Print all the records exactly, please.

** RECORDS FOR PROCESSING follows **

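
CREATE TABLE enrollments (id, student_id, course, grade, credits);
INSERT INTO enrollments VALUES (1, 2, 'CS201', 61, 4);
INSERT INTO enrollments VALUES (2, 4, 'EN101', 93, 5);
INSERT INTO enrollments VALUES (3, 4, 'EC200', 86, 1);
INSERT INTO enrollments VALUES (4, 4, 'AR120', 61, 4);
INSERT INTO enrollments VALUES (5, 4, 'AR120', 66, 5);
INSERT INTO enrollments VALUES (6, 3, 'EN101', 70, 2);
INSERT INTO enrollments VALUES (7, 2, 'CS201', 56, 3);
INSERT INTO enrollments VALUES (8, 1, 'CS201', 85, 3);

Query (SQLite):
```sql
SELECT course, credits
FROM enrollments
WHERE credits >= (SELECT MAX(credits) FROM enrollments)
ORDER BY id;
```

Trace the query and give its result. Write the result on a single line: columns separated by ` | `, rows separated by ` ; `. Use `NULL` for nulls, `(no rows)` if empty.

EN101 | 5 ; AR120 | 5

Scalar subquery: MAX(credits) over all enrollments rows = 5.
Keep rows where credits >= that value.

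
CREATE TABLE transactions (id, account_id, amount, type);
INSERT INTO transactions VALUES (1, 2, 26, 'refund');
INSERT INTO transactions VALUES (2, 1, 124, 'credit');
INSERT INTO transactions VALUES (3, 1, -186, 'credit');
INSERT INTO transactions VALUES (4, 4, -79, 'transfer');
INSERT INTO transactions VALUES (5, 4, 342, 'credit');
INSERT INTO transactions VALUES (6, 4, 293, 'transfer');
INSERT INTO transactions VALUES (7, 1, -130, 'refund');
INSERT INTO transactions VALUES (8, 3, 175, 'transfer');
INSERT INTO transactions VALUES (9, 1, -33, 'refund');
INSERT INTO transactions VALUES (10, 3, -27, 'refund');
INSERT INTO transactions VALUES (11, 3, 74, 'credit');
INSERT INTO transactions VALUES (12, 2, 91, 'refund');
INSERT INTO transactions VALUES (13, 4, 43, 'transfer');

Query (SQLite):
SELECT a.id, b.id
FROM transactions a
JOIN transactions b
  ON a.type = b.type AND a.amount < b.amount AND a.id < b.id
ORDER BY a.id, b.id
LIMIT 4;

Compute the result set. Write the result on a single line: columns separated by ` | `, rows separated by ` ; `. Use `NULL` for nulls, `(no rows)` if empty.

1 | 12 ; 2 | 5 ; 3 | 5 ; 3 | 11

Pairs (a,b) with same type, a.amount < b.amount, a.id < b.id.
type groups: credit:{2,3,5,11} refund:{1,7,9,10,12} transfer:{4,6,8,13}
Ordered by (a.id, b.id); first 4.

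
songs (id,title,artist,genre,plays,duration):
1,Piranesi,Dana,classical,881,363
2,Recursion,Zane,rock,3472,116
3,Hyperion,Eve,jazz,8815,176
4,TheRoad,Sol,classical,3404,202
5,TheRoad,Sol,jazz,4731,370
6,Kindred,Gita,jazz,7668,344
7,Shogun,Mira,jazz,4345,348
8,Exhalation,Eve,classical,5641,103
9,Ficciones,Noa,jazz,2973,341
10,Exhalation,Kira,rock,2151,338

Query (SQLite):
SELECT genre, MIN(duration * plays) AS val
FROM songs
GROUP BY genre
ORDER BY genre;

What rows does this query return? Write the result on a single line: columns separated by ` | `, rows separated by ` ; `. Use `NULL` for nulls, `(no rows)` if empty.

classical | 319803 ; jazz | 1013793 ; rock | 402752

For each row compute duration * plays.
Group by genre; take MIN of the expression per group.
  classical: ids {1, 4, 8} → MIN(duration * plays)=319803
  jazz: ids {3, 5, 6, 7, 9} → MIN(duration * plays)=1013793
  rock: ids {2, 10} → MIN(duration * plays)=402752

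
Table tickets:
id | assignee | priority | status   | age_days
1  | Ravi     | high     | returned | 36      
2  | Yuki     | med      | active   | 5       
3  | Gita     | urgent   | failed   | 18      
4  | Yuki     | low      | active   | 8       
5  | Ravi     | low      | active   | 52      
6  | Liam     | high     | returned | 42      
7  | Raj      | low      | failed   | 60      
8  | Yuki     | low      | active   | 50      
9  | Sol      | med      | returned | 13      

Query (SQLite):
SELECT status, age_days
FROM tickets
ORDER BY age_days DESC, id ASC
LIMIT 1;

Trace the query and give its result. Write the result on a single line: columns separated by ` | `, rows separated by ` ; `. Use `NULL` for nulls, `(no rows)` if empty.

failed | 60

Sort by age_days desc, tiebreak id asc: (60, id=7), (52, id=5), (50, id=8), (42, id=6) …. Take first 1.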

** End of RECORDS FOR PROCESSING **

* **TASK ANSWER**:
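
CREATE TABLE enrollments (id, student_id, course, grade, credits);
INSERT INTO enrollments VALUES (1, 2, 'CS201', 61, 4);
INSERT INTO enrollments VALUES (2, 4, 'EN101', 93, 5);
INSERT INTO enrollments VALUES (3, 4, 'EC200', 86, 1);
INSERT INTO enrollments VALUES (4, 4, 'AR120', 61, 4);
INSERT INTO enrollments VALUES (5, 4, 'AR120', 66, 5);
INSERT INTO enrollments VALUES (6, 3, 'EN101', 70, 2);
INSERT INTO enrollments VALUES (7, 2, 'CS201', 56, 3);
INSERT INTO enrollments VALUES (8, 1, 'CS201', 85, 3);

Query (SQLite):
```sql
SELECT course, credits
FROM enrollments
WHERE credits >= (SELECT MAX(credits) FROM enrollments)
ORDER BY id;
```

Trace the query and give its result. Write the result on a single line: columns separated by ` | `, rows separated by ` ; `. Use `NULL` for nulls, `(no rows)` if empty.

EN101 | 5 ; AR120 | 5

Scalar subquery: MAX(credits) over all enrollments rows = 5.
Keep rows where credits >= that value.

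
CREATE TABLE transactions (id, account_id, amount, type);
INSERT INTO transactions VALUES (1, 2, 26, 'refund');
INSERT INTO transactions VALUES (2, 1, 124, 'credit');
INSERT INTO transactions VALUES (3, 1, -186, 'credit');
INSERT INTO transactions VALUES (4, 4, -79, 'transfer');
INSERT INTO transactions VALUES (5, 4, 342, 'credit');
INSERT INTO transactions VALUES (6, 4, 293, 'transfer');
INSERT INTO transactions VALUES (7, 1, -130, 'refund');
INSERT INTO transactions VALUES (8, 3, 175, 'transfer');
INSERT INTO transactions VALUES (9, 1, -33, 'refund');
INSERT INTO transactions VALUES (10, 3, -27, 'refund');
INSERT INTO transactions VALUES (11, 3, 74, 'credit');
INSERT INTO transactions VALUES (12, 2, 91, 'refund');
INSERT INTO transactions VALUES (13, 4, 43, 'transfer');

Query (SQLite):
SELECT a.id, b.id
FROM transactions a
JOIN transactions b
  ON a.type = b.type AND a.amount < b.amount AND a.id < b.id
ORDER BY a.id, b.id
LIMIT 4;

Compute the result set. Write the result on a single line: columns separated by ` | `, rows separated by ` ; `. Use `NULL` for nulls, `(no rows)` if empty.

1 | 12 ; 2 | 5 ; 3 | 5 ; 3 | 11

Pairs (a,b) with same type, a.amount < b.amount, a.id < b.id.
type groups: credit:{2,3,5,11} refund:{1,7,9,10,12} transfer:{4,6,8,13}
Ordered by (a.id, b.id); first 4.

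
songs (id,title,artist,genre,plays,duration):
1,Piranesi,Dana,classical,881,363
2,Recursion,Zane,rock,3472,116
3,Hyperion,Eve,jazz,8815,176
4,TheRoad,Sol,classical,3404,202
5,TheRoad,Sol,jazz,4731,370
6,Kindred,Gita,jazz,7668,344
7,Shogun,Mira,jazz,4345,348
8,Exhalation,Eve,classical,5641,103
9,Ficciones,Noa,jazz,2973,341
10,Exhalation,Kira,rock,2151,338

Query (SQLite):
SELECT genre, MIN(duration * plays) AS val
FROM songs
GROUP BY genre
ORDER BY genre;

What rows does this query return? Write the result on a single line: columns separated by ` | `, rows separated by ` ; `. Use `NULL` for nulls, `(no rows)` if empty.

classical | 319803 ; jazz | 1013793 ; rock | 402752

For each row compute duration * plays.
Group by genre; take MIN of the expression per group.
  classical: ids {1, 4, 8} → MIN(duration * plays)=319803
  jazz: ids {3, 5, 6, 7, 9} → MIN(duration * plays)=1013793
  rock: ids {2, 10} → MIN(duration * plays)=402752

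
Table tickets:
id | assignee | priority | status   | age_days
1  | Ravi     | high     | returned | 36      
2  | Yuki     | med      | active   | 5       
3  | Gita     | urgent   | failed   | 18      
4  | Yuki     | low      | active   | 8       
5  | Ravi     | low      | active   | 52      
6  | Liam     | high     | returned | 42      
7  | Raj      | low      | failed   | 60      
8  | Yuki     | low      | active   | 50      
9  | Sol      | med      | returned | 13      

Query (SQLite):
SELECT status, age_days
FROM tickets
ORDER BY age_days DESC, id ASC
LIMIT 1;

Trace the query and give its result. Write the result on a single line: columns separated by ` | `, rows separated by ` ; `. Use `NULL` for nulls, `(no rows)` if empty.

failed | 60

Sort by age_days desc, tiebreak id asc: (60, id=7), (52, id=5), (50, id=8), (42, id=6) …. Take first 1.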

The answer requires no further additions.